*** Data under study ***

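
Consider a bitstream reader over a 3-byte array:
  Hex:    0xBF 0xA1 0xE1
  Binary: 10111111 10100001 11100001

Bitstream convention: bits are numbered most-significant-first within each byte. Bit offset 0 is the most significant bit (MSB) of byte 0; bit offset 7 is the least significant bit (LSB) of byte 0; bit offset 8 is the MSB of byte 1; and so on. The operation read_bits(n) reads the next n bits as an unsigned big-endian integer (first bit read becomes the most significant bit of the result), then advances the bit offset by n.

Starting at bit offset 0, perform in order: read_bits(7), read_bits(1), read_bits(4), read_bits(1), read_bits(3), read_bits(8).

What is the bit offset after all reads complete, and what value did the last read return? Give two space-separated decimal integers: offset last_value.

Answer: 24 225

Derivation:
Read 1: bits[0:7] width=7 -> value=95 (bin 1011111); offset now 7 = byte 0 bit 7; 17 bits remain
Read 2: bits[7:8] width=1 -> value=1 (bin 1); offset now 8 = byte 1 bit 0; 16 bits remain
Read 3: bits[8:12] width=4 -> value=10 (bin 1010); offset now 12 = byte 1 bit 4; 12 bits remain
Read 4: bits[12:13] width=1 -> value=0 (bin 0); offset now 13 = byte 1 bit 5; 11 bits remain
Read 5: bits[13:16] width=3 -> value=1 (bin 001); offset now 16 = byte 2 bit 0; 8 bits remain
Read 6: bits[16:24] width=8 -> value=225 (bin 11100001); offset now 24 = byte 3 bit 0; 0 bits remain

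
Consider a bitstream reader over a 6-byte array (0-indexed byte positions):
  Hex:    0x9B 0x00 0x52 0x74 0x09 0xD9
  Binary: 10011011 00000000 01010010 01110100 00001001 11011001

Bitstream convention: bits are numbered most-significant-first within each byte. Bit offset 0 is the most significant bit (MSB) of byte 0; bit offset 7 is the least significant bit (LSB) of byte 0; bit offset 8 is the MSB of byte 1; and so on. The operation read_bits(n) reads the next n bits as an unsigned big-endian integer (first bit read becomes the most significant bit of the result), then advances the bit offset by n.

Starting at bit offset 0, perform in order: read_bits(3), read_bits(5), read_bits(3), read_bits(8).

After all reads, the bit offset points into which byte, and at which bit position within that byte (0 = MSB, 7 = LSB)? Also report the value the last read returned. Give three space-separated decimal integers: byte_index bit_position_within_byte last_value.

Read 1: bits[0:3] width=3 -> value=4 (bin 100); offset now 3 = byte 0 bit 3; 45 bits remain
Read 2: bits[3:8] width=5 -> value=27 (bin 11011); offset now 8 = byte 1 bit 0; 40 bits remain
Read 3: bits[8:11] width=3 -> value=0 (bin 000); offset now 11 = byte 1 bit 3; 37 bits remain
Read 4: bits[11:19] width=8 -> value=2 (bin 00000010); offset now 19 = byte 2 bit 3; 29 bits remain

Answer: 2 3 2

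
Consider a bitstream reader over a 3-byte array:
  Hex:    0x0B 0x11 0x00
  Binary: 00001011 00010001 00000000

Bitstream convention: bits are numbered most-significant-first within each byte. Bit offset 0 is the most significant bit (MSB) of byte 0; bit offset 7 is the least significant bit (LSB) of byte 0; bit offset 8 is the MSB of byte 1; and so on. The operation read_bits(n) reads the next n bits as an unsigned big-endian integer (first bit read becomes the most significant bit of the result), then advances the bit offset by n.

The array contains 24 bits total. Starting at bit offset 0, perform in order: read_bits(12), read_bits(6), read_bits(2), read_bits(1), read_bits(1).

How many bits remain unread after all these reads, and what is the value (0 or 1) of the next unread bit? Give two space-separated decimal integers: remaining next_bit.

Answer: 2 0

Derivation:
Read 1: bits[0:12] width=12 -> value=177 (bin 000010110001); offset now 12 = byte 1 bit 4; 12 bits remain
Read 2: bits[12:18] width=6 -> value=4 (bin 000100); offset now 18 = byte 2 bit 2; 6 bits remain
Read 3: bits[18:20] width=2 -> value=0 (bin 00); offset now 20 = byte 2 bit 4; 4 bits remain
Read 4: bits[20:21] width=1 -> value=0 (bin 0); offset now 21 = byte 2 bit 5; 3 bits remain
Read 5: bits[21:22] width=1 -> value=0 (bin 0); offset now 22 = byte 2 bit 6; 2 bits remain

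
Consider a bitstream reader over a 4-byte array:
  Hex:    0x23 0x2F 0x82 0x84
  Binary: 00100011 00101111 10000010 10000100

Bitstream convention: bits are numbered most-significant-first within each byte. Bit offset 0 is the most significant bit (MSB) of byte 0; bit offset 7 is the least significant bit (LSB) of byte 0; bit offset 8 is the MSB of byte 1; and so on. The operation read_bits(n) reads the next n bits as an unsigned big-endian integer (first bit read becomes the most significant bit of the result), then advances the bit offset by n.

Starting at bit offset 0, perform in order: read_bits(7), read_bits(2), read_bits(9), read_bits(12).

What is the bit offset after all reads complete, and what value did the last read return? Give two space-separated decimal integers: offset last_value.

Answer: 30 161

Derivation:
Read 1: bits[0:7] width=7 -> value=17 (bin 0010001); offset now 7 = byte 0 bit 7; 25 bits remain
Read 2: bits[7:9] width=2 -> value=2 (bin 10); offset now 9 = byte 1 bit 1; 23 bits remain
Read 3: bits[9:18] width=9 -> value=190 (bin 010111110); offset now 18 = byte 2 bit 2; 14 bits remain
Read 4: bits[18:30] width=12 -> value=161 (bin 000010100001); offset now 30 = byte 3 bit 6; 2 bits remain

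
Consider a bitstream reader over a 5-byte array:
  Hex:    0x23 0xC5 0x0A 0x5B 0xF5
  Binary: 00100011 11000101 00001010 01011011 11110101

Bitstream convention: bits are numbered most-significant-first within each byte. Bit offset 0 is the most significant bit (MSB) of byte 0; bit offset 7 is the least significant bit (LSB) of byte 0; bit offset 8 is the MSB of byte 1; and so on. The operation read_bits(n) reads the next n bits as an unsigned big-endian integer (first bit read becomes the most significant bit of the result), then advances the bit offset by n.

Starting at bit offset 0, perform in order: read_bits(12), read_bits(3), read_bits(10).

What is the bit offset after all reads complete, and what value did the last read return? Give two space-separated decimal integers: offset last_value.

Answer: 25 532

Derivation:
Read 1: bits[0:12] width=12 -> value=572 (bin 001000111100); offset now 12 = byte 1 bit 4; 28 bits remain
Read 2: bits[12:15] width=3 -> value=2 (bin 010); offset now 15 = byte 1 bit 7; 25 bits remain
Read 3: bits[15:25] width=10 -> value=532 (bin 1000010100); offset now 25 = byte 3 bit 1; 15 bits remain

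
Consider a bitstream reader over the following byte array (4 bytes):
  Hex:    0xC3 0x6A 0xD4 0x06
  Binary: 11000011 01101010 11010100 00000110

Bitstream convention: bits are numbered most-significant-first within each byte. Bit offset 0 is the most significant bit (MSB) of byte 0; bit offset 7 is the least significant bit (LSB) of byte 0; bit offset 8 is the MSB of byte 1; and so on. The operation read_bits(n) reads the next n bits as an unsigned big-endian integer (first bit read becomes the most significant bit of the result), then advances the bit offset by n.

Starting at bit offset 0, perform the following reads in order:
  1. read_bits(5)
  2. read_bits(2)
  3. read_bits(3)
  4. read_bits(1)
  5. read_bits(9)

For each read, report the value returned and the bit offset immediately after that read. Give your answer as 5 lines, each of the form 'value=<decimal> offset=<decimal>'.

Read 1: bits[0:5] width=5 -> value=24 (bin 11000); offset now 5 = byte 0 bit 5; 27 bits remain
Read 2: bits[5:7] width=2 -> value=1 (bin 01); offset now 7 = byte 0 bit 7; 25 bits remain
Read 3: bits[7:10] width=3 -> value=5 (bin 101); offset now 10 = byte 1 bit 2; 22 bits remain
Read 4: bits[10:11] width=1 -> value=1 (bin 1); offset now 11 = byte 1 bit 3; 21 bits remain
Read 5: bits[11:20] width=9 -> value=173 (bin 010101101); offset now 20 = byte 2 bit 4; 12 bits remain

Answer: value=24 offset=5
value=1 offset=7
value=5 offset=10
value=1 offset=11
value=173 offset=20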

***

> Problem:
Return the opening line of the data and every line after it through the line containing "Binary: 10111111 10100001 11100001", please, exactly as written and with nothing added.

> Written answer:
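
Consider a bitstream reader over a 3-byte array:
  Hex:    0xBF 0xA1 0xE1
  Binary: 10111111 10100001 11100001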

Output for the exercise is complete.